## [Task brief]
Each line that includes the word "stamping" should be copied from the records.

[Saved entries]
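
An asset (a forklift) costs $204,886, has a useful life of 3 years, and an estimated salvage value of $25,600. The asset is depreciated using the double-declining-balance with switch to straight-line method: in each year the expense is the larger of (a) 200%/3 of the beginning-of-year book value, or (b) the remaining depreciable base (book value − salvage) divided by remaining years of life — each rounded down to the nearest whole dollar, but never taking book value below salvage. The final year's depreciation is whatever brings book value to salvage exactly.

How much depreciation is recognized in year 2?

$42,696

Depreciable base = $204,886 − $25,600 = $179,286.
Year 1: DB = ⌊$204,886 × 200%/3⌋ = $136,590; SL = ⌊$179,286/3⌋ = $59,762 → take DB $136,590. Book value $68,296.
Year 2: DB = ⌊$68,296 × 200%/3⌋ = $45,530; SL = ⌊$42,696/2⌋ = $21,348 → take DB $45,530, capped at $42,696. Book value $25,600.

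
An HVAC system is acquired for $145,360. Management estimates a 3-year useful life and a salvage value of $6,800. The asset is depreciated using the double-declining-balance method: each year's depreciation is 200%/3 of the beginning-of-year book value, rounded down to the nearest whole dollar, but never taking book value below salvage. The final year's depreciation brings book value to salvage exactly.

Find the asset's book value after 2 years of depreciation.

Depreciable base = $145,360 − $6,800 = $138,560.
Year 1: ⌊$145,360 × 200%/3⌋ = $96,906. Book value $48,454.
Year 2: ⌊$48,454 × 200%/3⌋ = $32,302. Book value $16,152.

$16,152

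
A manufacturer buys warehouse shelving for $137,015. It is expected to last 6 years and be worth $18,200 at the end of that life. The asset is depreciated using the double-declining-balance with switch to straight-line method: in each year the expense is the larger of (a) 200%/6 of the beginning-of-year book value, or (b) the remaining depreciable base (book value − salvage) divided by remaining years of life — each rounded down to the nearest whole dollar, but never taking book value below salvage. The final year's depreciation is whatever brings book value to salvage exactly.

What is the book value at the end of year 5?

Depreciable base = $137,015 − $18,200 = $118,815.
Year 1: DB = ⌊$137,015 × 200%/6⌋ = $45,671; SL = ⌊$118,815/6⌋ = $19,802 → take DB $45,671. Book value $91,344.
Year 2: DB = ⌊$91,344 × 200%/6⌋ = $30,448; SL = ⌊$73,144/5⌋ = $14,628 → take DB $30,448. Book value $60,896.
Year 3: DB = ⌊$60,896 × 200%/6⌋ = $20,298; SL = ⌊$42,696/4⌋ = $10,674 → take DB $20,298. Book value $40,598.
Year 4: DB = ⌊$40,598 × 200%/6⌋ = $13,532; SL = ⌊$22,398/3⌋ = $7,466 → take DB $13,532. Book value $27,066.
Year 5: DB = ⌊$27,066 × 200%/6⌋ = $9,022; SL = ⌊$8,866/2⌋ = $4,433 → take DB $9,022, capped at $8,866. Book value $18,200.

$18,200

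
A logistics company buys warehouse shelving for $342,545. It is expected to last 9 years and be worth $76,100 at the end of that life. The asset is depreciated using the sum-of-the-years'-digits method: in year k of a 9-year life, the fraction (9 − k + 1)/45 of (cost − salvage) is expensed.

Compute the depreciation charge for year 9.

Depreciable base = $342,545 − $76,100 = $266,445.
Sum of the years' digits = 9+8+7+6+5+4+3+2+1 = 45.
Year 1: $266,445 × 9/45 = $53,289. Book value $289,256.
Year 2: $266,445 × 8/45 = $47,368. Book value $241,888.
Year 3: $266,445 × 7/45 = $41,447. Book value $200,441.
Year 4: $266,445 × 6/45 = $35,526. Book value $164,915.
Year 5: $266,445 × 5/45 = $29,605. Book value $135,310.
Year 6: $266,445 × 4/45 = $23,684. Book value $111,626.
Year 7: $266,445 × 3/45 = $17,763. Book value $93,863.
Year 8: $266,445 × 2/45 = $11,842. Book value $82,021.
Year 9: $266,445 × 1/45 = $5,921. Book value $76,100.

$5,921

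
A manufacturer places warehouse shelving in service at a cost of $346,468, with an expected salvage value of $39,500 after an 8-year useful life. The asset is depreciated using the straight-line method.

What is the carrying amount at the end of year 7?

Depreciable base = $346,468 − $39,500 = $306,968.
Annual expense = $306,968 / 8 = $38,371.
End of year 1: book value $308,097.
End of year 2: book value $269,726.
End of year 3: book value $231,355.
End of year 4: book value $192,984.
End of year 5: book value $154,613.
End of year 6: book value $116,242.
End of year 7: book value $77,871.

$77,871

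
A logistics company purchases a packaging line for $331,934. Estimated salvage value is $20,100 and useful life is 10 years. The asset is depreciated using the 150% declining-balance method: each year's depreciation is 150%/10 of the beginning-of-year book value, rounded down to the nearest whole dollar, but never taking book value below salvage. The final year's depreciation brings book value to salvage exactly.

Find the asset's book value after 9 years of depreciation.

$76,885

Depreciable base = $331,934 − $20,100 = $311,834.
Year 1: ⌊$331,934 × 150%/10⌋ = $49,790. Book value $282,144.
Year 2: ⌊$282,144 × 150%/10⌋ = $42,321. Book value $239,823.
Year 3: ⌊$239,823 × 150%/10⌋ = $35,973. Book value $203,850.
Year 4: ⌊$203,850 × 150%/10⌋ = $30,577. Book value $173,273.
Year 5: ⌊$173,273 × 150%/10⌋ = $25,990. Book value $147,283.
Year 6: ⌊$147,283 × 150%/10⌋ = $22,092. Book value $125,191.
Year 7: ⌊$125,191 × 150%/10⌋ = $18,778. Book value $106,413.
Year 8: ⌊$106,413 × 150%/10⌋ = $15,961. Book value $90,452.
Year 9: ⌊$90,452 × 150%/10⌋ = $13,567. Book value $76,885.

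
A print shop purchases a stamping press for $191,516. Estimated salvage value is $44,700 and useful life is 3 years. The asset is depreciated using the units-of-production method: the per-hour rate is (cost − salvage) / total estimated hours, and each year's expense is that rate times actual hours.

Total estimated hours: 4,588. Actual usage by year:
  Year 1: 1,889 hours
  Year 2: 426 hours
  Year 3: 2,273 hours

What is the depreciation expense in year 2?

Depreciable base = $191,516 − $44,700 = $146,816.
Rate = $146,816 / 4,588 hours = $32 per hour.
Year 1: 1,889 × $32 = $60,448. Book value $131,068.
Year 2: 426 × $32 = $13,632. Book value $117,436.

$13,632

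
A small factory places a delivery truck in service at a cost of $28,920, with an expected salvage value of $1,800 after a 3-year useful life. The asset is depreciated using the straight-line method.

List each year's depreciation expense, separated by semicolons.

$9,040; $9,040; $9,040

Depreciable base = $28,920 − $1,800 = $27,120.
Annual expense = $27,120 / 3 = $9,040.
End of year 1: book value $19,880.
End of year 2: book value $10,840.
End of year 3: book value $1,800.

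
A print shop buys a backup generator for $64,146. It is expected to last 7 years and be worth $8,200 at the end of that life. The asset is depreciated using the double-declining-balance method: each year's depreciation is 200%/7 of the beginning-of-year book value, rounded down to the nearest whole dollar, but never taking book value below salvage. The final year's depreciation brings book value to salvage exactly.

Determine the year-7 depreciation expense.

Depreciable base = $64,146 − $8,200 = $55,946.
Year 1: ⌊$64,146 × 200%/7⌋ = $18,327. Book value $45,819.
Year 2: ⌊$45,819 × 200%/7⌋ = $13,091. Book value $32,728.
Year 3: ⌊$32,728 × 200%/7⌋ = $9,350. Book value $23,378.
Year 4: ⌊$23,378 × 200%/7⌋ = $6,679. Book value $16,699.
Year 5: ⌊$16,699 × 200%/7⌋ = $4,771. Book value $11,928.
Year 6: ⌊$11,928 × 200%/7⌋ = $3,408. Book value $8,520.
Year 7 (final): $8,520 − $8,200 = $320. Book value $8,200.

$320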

---

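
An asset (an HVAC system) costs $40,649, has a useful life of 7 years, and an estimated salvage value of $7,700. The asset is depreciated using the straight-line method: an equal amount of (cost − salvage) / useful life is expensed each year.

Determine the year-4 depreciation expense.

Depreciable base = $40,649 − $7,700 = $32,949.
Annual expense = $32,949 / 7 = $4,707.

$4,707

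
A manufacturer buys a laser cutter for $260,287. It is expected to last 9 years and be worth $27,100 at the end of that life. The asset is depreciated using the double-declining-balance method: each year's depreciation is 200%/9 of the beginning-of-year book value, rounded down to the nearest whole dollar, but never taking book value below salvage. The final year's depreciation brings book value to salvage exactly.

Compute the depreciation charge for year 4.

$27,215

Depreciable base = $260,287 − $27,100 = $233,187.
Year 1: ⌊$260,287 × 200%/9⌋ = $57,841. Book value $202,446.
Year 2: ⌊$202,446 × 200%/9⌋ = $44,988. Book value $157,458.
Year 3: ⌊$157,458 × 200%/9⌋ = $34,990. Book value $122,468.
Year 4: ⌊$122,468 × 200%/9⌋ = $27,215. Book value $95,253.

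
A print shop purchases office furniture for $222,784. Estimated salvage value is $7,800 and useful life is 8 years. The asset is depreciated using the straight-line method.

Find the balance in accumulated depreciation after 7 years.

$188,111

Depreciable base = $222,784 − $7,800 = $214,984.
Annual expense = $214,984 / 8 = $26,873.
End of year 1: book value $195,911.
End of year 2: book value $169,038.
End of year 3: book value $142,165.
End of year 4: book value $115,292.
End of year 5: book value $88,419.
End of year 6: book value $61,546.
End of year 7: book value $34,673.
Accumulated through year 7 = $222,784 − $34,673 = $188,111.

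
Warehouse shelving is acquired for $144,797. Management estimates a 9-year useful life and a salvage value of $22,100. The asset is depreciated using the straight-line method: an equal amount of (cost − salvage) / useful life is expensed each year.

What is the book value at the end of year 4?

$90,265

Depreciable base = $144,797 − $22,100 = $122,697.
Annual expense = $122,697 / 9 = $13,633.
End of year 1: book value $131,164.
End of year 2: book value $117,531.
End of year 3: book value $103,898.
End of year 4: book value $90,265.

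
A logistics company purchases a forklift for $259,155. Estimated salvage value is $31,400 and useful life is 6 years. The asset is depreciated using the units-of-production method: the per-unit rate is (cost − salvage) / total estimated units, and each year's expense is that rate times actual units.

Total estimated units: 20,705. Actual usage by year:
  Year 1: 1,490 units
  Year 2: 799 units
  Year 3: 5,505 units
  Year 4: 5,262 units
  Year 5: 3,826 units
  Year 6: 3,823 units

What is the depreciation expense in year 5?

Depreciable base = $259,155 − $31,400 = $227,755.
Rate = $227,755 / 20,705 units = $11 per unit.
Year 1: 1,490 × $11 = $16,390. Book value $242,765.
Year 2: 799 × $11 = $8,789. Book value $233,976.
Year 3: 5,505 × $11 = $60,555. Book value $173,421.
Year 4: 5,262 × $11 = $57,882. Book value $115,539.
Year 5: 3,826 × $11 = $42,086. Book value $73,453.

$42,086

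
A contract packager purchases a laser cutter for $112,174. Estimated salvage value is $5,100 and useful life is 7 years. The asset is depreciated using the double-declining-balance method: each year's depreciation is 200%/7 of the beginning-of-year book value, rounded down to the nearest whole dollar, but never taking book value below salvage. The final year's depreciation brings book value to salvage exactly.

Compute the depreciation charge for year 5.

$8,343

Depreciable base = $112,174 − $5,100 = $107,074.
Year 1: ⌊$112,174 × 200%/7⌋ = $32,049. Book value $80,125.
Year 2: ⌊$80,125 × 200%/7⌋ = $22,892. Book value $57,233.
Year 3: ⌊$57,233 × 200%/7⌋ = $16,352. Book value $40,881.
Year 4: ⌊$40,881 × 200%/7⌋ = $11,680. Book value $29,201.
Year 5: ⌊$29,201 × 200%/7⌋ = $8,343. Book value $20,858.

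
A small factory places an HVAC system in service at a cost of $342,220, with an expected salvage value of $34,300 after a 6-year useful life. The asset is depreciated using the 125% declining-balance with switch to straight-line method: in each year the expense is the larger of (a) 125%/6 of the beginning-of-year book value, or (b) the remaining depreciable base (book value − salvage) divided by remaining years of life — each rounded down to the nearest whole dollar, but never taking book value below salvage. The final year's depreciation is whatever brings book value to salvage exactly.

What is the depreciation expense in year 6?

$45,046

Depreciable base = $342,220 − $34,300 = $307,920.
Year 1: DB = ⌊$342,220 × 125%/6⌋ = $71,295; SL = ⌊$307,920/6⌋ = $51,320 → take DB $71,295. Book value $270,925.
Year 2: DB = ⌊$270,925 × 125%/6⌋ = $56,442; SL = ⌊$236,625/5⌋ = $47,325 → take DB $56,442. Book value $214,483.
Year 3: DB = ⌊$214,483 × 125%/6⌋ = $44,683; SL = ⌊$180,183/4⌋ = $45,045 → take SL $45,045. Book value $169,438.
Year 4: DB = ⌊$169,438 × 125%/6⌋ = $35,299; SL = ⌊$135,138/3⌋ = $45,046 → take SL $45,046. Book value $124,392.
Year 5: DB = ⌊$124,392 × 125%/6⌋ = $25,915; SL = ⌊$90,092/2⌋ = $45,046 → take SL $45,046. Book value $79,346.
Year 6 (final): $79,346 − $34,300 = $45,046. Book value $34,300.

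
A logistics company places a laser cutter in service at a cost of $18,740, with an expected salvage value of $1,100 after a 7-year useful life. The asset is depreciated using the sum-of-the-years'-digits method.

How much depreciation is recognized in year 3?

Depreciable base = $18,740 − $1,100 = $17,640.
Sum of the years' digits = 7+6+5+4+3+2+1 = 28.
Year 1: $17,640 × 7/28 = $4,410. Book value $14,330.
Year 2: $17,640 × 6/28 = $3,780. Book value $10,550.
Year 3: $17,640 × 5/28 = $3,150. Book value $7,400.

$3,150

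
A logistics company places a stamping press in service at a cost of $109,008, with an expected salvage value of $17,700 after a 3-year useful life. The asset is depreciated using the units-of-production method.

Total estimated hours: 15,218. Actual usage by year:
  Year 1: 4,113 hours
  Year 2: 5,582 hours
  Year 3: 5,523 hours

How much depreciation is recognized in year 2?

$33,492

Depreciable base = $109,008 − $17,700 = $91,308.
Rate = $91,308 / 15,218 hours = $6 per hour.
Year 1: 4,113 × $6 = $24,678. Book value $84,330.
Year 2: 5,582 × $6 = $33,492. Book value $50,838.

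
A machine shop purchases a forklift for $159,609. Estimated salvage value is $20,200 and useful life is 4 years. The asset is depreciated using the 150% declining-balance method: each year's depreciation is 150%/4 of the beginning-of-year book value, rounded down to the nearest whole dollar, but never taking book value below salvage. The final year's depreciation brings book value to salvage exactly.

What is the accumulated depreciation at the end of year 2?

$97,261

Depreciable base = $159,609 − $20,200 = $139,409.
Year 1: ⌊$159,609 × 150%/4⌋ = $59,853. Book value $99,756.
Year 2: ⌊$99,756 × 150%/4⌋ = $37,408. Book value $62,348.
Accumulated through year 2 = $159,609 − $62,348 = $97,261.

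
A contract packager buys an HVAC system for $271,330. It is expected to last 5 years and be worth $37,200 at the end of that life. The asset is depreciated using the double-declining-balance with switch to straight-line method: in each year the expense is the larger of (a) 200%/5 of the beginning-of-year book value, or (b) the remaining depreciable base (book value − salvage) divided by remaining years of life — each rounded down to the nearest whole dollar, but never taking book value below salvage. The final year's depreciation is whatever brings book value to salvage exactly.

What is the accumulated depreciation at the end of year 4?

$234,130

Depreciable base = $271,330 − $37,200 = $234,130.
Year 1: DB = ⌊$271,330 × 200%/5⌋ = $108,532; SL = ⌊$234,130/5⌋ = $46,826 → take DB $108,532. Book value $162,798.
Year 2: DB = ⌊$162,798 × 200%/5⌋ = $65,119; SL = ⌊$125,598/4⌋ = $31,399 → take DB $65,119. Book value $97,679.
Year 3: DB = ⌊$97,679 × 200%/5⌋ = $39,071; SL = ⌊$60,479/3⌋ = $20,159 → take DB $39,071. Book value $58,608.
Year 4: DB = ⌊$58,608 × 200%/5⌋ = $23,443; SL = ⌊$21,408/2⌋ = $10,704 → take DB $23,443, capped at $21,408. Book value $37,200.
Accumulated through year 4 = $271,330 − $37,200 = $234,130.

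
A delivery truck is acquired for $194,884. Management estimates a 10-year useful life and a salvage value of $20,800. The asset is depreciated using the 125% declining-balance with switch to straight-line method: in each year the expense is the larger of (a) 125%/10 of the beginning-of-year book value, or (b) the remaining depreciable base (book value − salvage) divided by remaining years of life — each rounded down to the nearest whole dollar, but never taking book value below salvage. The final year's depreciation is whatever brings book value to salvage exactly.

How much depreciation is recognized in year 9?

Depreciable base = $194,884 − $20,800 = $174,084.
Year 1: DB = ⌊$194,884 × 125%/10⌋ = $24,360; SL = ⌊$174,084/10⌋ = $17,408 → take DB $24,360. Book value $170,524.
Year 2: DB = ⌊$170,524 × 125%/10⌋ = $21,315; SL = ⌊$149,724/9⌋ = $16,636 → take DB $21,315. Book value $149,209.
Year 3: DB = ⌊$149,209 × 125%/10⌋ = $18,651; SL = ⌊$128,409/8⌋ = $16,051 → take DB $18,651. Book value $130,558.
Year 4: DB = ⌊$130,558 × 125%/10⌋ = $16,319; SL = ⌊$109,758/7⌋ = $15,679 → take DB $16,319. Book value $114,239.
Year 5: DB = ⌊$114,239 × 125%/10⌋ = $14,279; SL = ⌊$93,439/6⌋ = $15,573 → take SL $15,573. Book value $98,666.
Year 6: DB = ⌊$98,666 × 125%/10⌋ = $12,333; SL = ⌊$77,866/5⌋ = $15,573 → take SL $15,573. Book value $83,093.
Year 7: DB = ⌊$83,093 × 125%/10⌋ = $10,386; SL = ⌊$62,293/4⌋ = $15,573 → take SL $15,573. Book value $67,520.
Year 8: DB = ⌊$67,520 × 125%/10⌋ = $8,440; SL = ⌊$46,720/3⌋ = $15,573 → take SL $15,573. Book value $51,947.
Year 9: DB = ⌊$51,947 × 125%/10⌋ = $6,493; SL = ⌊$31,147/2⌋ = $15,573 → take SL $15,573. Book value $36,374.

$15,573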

## [Task answer]
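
A print shop purchases a stamping press for $191,516. Estimated salvage value is $44,700 and useful life is 3 years. The asset is depreciated using the units-of-production method: the per-hour rate is (cost − salvage) / total estimated hours, and each year's expense is that rate times actual hours.
A logistics company places a stamping press in service at a cost of $109,008, with an expected salvage value of $17,700 after a 3-year useful life. The asset is depreciated using the units-of-production method.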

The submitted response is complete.